→ EXERCISE DESCRIPTION:
Below are some records. Print all of them exactly as they appear.

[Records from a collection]
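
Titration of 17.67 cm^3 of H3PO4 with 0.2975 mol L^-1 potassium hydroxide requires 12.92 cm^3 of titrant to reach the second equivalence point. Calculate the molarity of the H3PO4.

n(KOH) = 0.2975 x 0.01292 = 0.003844 mol.
At the second equivalence point, 2 mol OH^- react per mol H3PO4, so n(H3PO4) = 0.003844 / 2 = 0.001922 mol.
[H3PO4] = 0.001922 / 0.01767 L = 0.109 M.

0.109 M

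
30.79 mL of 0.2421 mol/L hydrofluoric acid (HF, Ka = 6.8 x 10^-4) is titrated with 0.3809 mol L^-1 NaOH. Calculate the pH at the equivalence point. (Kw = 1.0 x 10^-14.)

n(HF) = 0.2421 x 0.03079 = 0.007454 mol; V(NaOH) at equivalence = 0.007454/0.3809 = 0.01957 L.
At equivalence all the acid is converted to F-; total volume = 0.03079 + 0.01957 = 0.05036 L, so [F-] = 0.007454/0.05036 = 0.1480 M.
Kb = Kw/Ka = 1.0e-14 / 6.8 x 10^-4 = 1.47e-11.
[OH^-] = sqrt(Kb x [F-]) = sqrt(1.47e-11 x 0.1480) = 1.48e-6 M.
pOH = 5.83, so pH = 14.00 - 5.83 = 8.17.

8.17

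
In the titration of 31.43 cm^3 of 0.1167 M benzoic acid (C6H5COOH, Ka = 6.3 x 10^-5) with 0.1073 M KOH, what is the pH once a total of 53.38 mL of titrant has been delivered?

12.39

n(acid) = 0.1167 x 0.03143 = 0.003668 mol; n(KOH) added = 0.1073 x 0.05338 = 0.005728 mol.
Base is in excess by 0.005728 - 0.003668 = 0.002060 mol in a total volume of 0.08481 L.
[OH^-] = 0.002060/0.08481 = 0.02429 M, so pOH = 1.61 and pH = 14.00 - 1.61 = 12.39.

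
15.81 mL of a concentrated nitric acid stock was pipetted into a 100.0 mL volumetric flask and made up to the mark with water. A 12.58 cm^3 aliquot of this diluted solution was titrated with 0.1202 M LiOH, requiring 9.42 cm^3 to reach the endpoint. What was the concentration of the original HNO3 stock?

n(LiOH) = 0.1202 x 0.009420 = 0.001132 mol.
n(HNO3) in the aliquot = 0.001132 mol.
[diluted HNO3] = 0.001132 / 0.01258 = 0.09001 M.
Dilution factor = 100.0/15.81 = 6.325, so [stock] = 0.09001 x 6.325 = 0.569 M.

0.569 M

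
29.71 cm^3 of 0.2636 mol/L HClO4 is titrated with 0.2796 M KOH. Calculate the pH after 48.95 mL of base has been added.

n(acid) = 0.2636 x 0.02971 = 0.007832 mol; n(KOH) added = 0.2796 x 0.04895 = 0.01369 mol.
Base is in excess by 0.01369 - 0.007832 = 0.005855 mol in a total volume of 0.07866 L.
[OH^-] = 0.005855/0.07866 = 0.07443 M, so pOH = 1.13 and pH = 14.00 - 1.13 = 12.87.

12.87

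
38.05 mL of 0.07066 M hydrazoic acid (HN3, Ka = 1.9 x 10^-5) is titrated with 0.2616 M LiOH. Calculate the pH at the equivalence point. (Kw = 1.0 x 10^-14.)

n(HN3) = 0.07066 x 0.03805 = 0.002689 mol; V(LiOH) at equivalence = 0.002689/0.2616 = 0.01028 L.
At equivalence all the acid is converted to N3-; total volume = 0.03805 + 0.01028 = 0.04833 L, so [N3-] = 0.002689/0.04833 = 0.05563 M.
Kb = Kw/Ka = 1.0e-14 / 1.9 x 10^-5 = 5.26e-10.
[OH^-] = sqrt(Kb x [N3-]) = sqrt(5.26e-10 x 0.05563) = 5.41e-6 M.
pOH = 5.27, so pH = 14.00 - 5.27 = 8.73.

8.73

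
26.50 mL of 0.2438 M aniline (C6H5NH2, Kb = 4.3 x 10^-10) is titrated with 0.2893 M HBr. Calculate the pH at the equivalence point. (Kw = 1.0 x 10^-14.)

2.76

n(C6H5NH2) = 0.2438 x 0.02650 = 0.006461 mol; V(HBr) at equivalence = 0.006461/0.2893 = 0.02233 L.
At equivalence the base is fully converted to C6H5NH3+; total volume = 0.04883 L, so [C6H5NH3+] = 0.006461/0.04883 = 0.1323 M.
Ka(C6H5NH3+) = Kw/Kb = 1.0e-14 / 4.3 x 10^-10 = 2.33e-5.
[H^+] = sqrt(Ka x [C6H5NH3+]) = sqrt(2.33e-5 x 0.1323) = 0.00175 M.
pH = -log(0.00175) = 2.76.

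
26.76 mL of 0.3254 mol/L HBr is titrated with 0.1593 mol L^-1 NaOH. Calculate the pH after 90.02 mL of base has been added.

n(acid) = 0.3254 x 0.02676 = 0.008708 mol; n(NaOH) added = 0.1593 x 0.09002 = 0.01434 mol.
Base is in excess by 0.01434 - 0.008708 = 0.005632 mol in a total volume of 0.1168 L.
[OH^-] = 0.005632/0.1168 = 0.04823 M, so pOH = 1.32 and pH = 14.00 - 1.32 = 12.68.

12.68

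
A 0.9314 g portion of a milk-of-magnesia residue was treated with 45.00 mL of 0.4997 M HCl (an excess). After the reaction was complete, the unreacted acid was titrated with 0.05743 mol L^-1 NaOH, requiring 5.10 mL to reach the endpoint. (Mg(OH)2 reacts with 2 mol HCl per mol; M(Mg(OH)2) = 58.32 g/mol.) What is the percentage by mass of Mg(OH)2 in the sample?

69.5%

Total n(HCl) added = 0.4997 x 0.04500 = 0.02249 mol.
n(NaOH) used = 0.05743 x 0.005100 = 0.0002929 mol, which equals the excess n(HCl).
So n(HCl) consumed by the sample = 0.02249 - 0.0002929 = 0.02219 mol.
n(Mg(OH)2) = 0.02219 / 2 = 0.01110 mol.
mass Mg(OH)2 = 0.01110 x 58.32 = 0.6472 g, so %Mg(OH)2 = 0.6472/0.9314 x 100 = 69.5%.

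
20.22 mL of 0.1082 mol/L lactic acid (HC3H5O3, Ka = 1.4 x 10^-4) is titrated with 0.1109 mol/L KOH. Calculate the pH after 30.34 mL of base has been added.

12.37

n(acid) = 0.1082 x 0.02022 = 0.002188 mol; n(KOH) added = 0.1109 x 0.03034 = 0.003365 mol.
Base is in excess by 0.003365 - 0.002188 = 0.001177 mol in a total volume of 0.05056 L.
[OH^-] = 0.001177/0.05056 = 0.02328 M, so pOH = 1.63 and pH = 14.00 - 1.63 = 12.37.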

→ COMPLETED TASK:
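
Titration of 17.67 cm^3 of H3PO4 with 0.2975 mol L^-1 potassium hydroxide requires 12.92 cm^3 of titrant to reach the second equivalence point. Calculate the molarity of the H3PO4.

n(KOH) = 0.2975 x 0.01292 = 0.003844 mol.
At the second equivalence point, 2 mol OH^- react per mol H3PO4, so n(H3PO4) = 0.003844 / 2 = 0.001922 mol.
[H3PO4] = 0.001922 / 0.01767 L = 0.109 M.

0.109 M

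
30.79 mL of 0.2421 mol/L hydrofluoric acid (HF, Ka = 6.8 x 10^-4) is titrated with 0.3809 mol L^-1 NaOH. Calculate the pH at the equivalence point. (Kw = 1.0 x 10^-14.)

n(HF) = 0.2421 x 0.03079 = 0.007454 mol; V(NaOH) at equivalence = 0.007454/0.3809 = 0.01957 L.
At equivalence all the acid is converted to F-; total volume = 0.03079 + 0.01957 = 0.05036 L, so [F-] = 0.007454/0.05036 = 0.1480 M.
Kb = Kw/Ka = 1.0e-14 / 6.8 x 10^-4 = 1.47e-11.
[OH^-] = sqrt(Kb x [F-]) = sqrt(1.47e-11 x 0.1480) = 1.48e-6 M.
pOH = 5.83, so pH = 14.00 - 5.83 = 8.17.

8.17

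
In the titration of 31.43 cm^3 of 0.1167 M benzoic acid (C6H5COOH, Ka = 6.3 x 10^-5) with 0.1073 M KOH, what is the pH once a total of 53.38 mL of titrant has been delivered?

12.39

n(acid) = 0.1167 x 0.03143 = 0.003668 mol; n(KOH) added = 0.1073 x 0.05338 = 0.005728 mol.
Base is in excess by 0.005728 - 0.003668 = 0.002060 mol in a total volume of 0.08481 L.
[OH^-] = 0.002060/0.08481 = 0.02429 M, so pOH = 1.61 and pH = 14.00 - 1.61 = 12.39.

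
15.81 mL of a concentrated nitric acid stock was pipetted into a 100.0 mL volumetric flask and made up to the mark with water. A 12.58 cm^3 aliquot of this diluted solution was titrated with 0.1202 M LiOH, requiring 9.42 cm^3 to reach the endpoint. What was the concentration of the original HNO3 stock?

n(LiOH) = 0.1202 x 0.009420 = 0.001132 mol.
n(HNO3) in the aliquot = 0.001132 mol.
[diluted HNO3] = 0.001132 / 0.01258 = 0.09001 M.
Dilution factor = 100.0/15.81 = 6.325, so [stock] = 0.09001 x 6.325 = 0.569 M.

0.569 M

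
29.71 cm^3 of 0.2636 mol/L HClO4 is titrated with 0.2796 M KOH. Calculate the pH after 48.95 mL of base has been added.

n(acid) = 0.2636 x 0.02971 = 0.007832 mol; n(KOH) added = 0.2796 x 0.04895 = 0.01369 mol.
Base is in excess by 0.01369 - 0.007832 = 0.005855 mol in a total volume of 0.07866 L.
[OH^-] = 0.005855/0.07866 = 0.07443 M, so pOH = 1.13 and pH = 14.00 - 1.13 = 12.87.

12.87

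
38.05 mL of 0.07066 M hydrazoic acid (HN3, Ka = 1.9 x 10^-5) is titrated with 0.2616 M LiOH. Calculate the pH at the equivalence point. (Kw = 1.0 x 10^-14.)

n(HN3) = 0.07066 x 0.03805 = 0.002689 mol; V(LiOH) at equivalence = 0.002689/0.2616 = 0.01028 L.
At equivalence all the acid is converted to N3-; total volume = 0.03805 + 0.01028 = 0.04833 L, so [N3-] = 0.002689/0.04833 = 0.05563 M.
Kb = Kw/Ka = 1.0e-14 / 1.9 x 10^-5 = 5.26e-10.
[OH^-] = sqrt(Kb x [N3-]) = sqrt(5.26e-10 x 0.05563) = 5.41e-6 M.
pOH = 5.27, so pH = 14.00 - 5.27 = 8.73.

8.73

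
26.50 mL of 0.2438 M aniline (C6H5NH2, Kb = 4.3 x 10^-10) is titrated with 0.2893 M HBr. Calculate the pH at the equivalence point. (Kw = 1.0 x 10^-14.)

2.76

n(C6H5NH2) = 0.2438 x 0.02650 = 0.006461 mol; V(HBr) at equivalence = 0.006461/0.2893 = 0.02233 L.
At equivalence the base is fully converted to C6H5NH3+; total volume = 0.04883 L, so [C6H5NH3+] = 0.006461/0.04883 = 0.1323 M.
Ka(C6H5NH3+) = Kw/Kb = 1.0e-14 / 4.3 x 10^-10 = 2.33e-5.
[H^+] = sqrt(Ka x [C6H5NH3+]) = sqrt(2.33e-5 x 0.1323) = 0.00175 M.
pH = -log(0.00175) = 2.76.

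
26.76 mL of 0.3254 mol/L HBr is titrated with 0.1593 mol L^-1 NaOH. Calculate the pH after 90.02 mL of base has been added.

n(acid) = 0.3254 x 0.02676 = 0.008708 mol; n(NaOH) added = 0.1593 x 0.09002 = 0.01434 mol.
Base is in excess by 0.01434 - 0.008708 = 0.005632 mol in a total volume of 0.1168 L.
[OH^-] = 0.005632/0.1168 = 0.04823 M, so pOH = 1.32 and pH = 14.00 - 1.32 = 12.68.

12.68

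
A 0.9314 g portion of a milk-of-magnesia residue was treated with 45.00 mL of 0.4997 M HCl (an excess). After the reaction was complete, the unreacted acid was titrated with 0.05743 mol L^-1 NaOH, requiring 5.10 mL to reach the endpoint. (Mg(OH)2 reacts with 2 mol HCl per mol; M(Mg(OH)2) = 58.32 g/mol.) What is the percentage by mass of Mg(OH)2 in the sample?

69.5%

Total n(HCl) added = 0.4997 x 0.04500 = 0.02249 mol.
n(NaOH) used = 0.05743 x 0.005100 = 0.0002929 mol, which equals the excess n(HCl).
So n(HCl) consumed by the sample = 0.02249 - 0.0002929 = 0.02219 mol.
n(Mg(OH)2) = 0.02219 / 2 = 0.01110 mol.
mass Mg(OH)2 = 0.01110 x 58.32 = 0.6472 g, so %Mg(OH)2 = 0.6472/0.9314 x 100 = 69.5%.

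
20.22 mL of 0.1082 mol/L lactic acid (HC3H5O3, Ka = 1.4 x 10^-4) is titrated with 0.1109 mol/L KOH. Calculate the pH after 30.34 mL of base has been added.

12.37

n(acid) = 0.1082 x 0.02022 = 0.002188 mol; n(KOH) added = 0.1109 x 0.03034 = 0.003365 mol.
Base is in excess by 0.003365 - 0.002188 = 0.001177 mol in a total volume of 0.05056 L.
[OH^-] = 0.001177/0.05056 = 0.02328 M, so pOH = 1.63 and pH = 14.00 - 1.63 = 12.37.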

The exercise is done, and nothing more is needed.